__Directions__: Word for word, retype the entire listing.

__Study material__:
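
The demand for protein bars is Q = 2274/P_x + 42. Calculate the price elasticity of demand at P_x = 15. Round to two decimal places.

-0.78

At P_x = 15, Q = 193.6.
dQ/dP_x = −2274/P_x² = −10.1067.
Point elasticity E = (dQ/dP_x)·(P_x/Q) = -10.1067 × 15/193.6 ≈ -0.78.
|E| < 1, so demand is inelastic at this price.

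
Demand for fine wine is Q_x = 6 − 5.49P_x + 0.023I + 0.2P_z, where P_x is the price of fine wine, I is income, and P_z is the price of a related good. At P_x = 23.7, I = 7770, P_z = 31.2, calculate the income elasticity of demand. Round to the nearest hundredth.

At the given point, Q_x = 6 − 5.49(23.7) + 0.023(7770) + 0.2(31.2) = 6 − 130.113 + 178.71 + 6.24 = 60.837.
∂Q_x/∂I = +0.023, so E_I = 0.023·(7770/60.837) ≈ 2.94.
E_I > 1: normal good (luxury).

2.94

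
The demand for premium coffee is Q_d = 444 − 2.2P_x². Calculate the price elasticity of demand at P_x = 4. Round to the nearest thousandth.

At P_x = 4, Q_d = 408.8.
dQ_d/dP_x = −2·2.2·P_x = −17.6.
Point elasticity E = (dQ_d/dP_x)·(P_x/Q_d) = -17.6 × 4/408.8 ≈ -0.172.
|E| < 1, so demand is inelastic at this price.

-0.172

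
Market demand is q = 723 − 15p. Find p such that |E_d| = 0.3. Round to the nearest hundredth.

11.12

Set −bp/(a − bp) = −0.3 ⇒ bp = 0.3(a − bp) ⇒ bp(1+0.3) = 0.3·a.
p = 0.3·723/(15·1.3) ≈ 11.12.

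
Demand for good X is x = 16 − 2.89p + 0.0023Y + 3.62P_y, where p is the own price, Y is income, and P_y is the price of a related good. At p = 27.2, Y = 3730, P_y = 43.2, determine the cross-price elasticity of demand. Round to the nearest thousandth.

x = 16 − 2.89(27.2) + 0.0023(3730) + 3.62(43.2) = 16 − 78.608 + 8.579 + 156.384 = 102.355.
∂x/∂P_y = +3.62, so E_xy = 3.62·(43.2/102.355) ≈ 1.528.
E_xy > 0: the goods are substitutes.

1.528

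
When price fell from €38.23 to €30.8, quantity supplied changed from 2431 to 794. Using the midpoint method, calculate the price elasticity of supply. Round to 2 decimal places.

%ΔQ = (794 − 2431)/[(2431 + 794)/2] = -1637/1612.5 ≈ -1.0152.
%ΔP = (30.8 − 38.23)/[(38.23 + 30.8)/2] = -7.43/34.515 ≈ -0.2153.
Arc elasticity E = %ΔQ/%ΔP ≈ -1.0152/-0.2153 ≈ 4.72.
|E| > 1: supply is elastic over this range.

4.72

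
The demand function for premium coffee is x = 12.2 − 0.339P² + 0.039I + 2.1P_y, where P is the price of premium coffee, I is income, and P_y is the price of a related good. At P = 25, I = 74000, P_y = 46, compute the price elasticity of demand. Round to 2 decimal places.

-0.15

x = 12.2 − 0.339(25)² + 0.039(74000) + 2.1(46) = 12.2 − 211.875 + 2886 + 96.6 = 2782.925.
∂x/∂P = −2·0.339·P = -16.95, so E_p = -16.95·(25/2782.925) ≈ -0.15.
|E_p| < 1: demand is inelastic.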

__Result of the task__:
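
The demand for protein bars is Q = 2274/P_x + 42. Calculate the price elasticity of demand at P_x = 15. Round to two decimal places.

-0.78

At P_x = 15, Q = 193.6.
dQ/dP_x = −2274/P_x² = −10.1067.
Point elasticity E = (dQ/dP_x)·(P_x/Q) = -10.1067 × 15/193.6 ≈ -0.78.
|E| < 1, so demand is inelastic at this price.

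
Demand for fine wine is Q_x = 6 − 5.49P_x + 0.023I + 0.2P_z, where P_x is the price of fine wine, I is income, and P_z is the price of a related good. At P_x = 23.7, I = 7770, P_z = 31.2, calculate the income elasticity of demand. Round to the nearest hundredth.

At the given point, Q_x = 6 − 5.49(23.7) + 0.023(7770) + 0.2(31.2) = 6 − 130.113 + 178.71 + 6.24 = 60.837.
∂Q_x/∂I = +0.023, so E_I = 0.023·(7770/60.837) ≈ 2.94.
E_I > 1: normal good (luxury).

2.94

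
The demand for premium coffee is Q_d = 444 − 2.2P_x². Calculate the price elasticity of demand at P_x = 4. Round to the nearest thousandth.

At P_x = 4, Q_d = 408.8.
dQ_d/dP_x = −2·2.2·P_x = −17.6.
Point elasticity E = (dQ_d/dP_x)·(P_x/Q_d) = -17.6 × 4/408.8 ≈ -0.172.
|E| < 1, so demand is inelastic at this price.

-0.172

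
Market demand is q = 723 − 15p. Find p such that |E_d| = 0.3. Round to the nearest hundredth.

11.12

Set −bp/(a − bp) = −0.3 ⇒ bp = 0.3(a − bp) ⇒ bp(1+0.3) = 0.3·a.
p = 0.3·723/(15·1.3) ≈ 11.12.

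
Demand for good X is x = 16 − 2.89p + 0.0023Y + 3.62P_y, where p is the own price, Y is income, and P_y is the price of a related good. At p = 27.2, Y = 3730, P_y = 43.2, determine the cross-price elasticity of demand. Round to the nearest thousandth.

x = 16 − 2.89(27.2) + 0.0023(3730) + 3.62(43.2) = 16 − 78.608 + 8.579 + 156.384 = 102.355.
∂x/∂P_y = +3.62, so E_xy = 3.62·(43.2/102.355) ≈ 1.528.
E_xy > 0: the goods are substitutes.

1.528

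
When price fell from €38.23 to €30.8, quantity supplied changed from 2431 to 794. Using the midpoint method, calculate the price elasticity of supply. Round to 2 decimal places.

%ΔQ = (794 − 2431)/[(2431 + 794)/2] = -1637/1612.5 ≈ -1.0152.
%ΔP = (30.8 − 38.23)/[(38.23 + 30.8)/2] = -7.43/34.515 ≈ -0.2153.
Arc elasticity E = %ΔQ/%ΔP ≈ -1.0152/-0.2153 ≈ 4.72.
|E| > 1: supply is elastic over this range.

4.72

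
The demand function for premium coffee is x = 12.2 − 0.339P² + 0.039I + 2.1P_y, where P is the price of premium coffee, I is income, and P_y is the price of a related good. At P = 25, I = 74000, P_y = 46, compute the price elasticity of demand. Round to 2 decimal places.

-0.15

x = 12.2 − 0.339(25)² + 0.039(74000) + 2.1(46) = 12.2 − 211.875 + 2886 + 96.6 = 2782.925.
∂x/∂P = −2·0.339·P = -16.95, so E_p = -16.95·(25/2782.925) ≈ -0.15.
|E_p| < 1: demand is inelastic.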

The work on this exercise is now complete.